• [WORK ITEM]: Repeat the data precisely as given.

Items from a dataset
====================
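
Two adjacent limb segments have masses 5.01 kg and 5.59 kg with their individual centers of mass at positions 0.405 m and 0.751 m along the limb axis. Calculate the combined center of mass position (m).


COM = (m1*x1 + m2*x2) / (m1 + m2)
COM = (5.01*0.405 + 5.59*0.751) / (5.01 + 5.59)
Numerator = 6.2271
Denominator = 10.6000
COM = 0.5875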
====================
• [ANSWER TO THIS TASK]:
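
Two adjacent limb segments have masses 5.01 kg and 5.59 kg with their individual centers of mass at positions 0.405 m and 0.751 m along the limb axis. Calculate the combined center of mass position (m).


COM = (m1*x1 + m2*x2) / (m1 + m2)
COM = (5.01*0.405 + 5.59*0.751) / (5.01 + 5.59)
Numerator = 6.2271
Denominator = 10.6000
COM = 0.5875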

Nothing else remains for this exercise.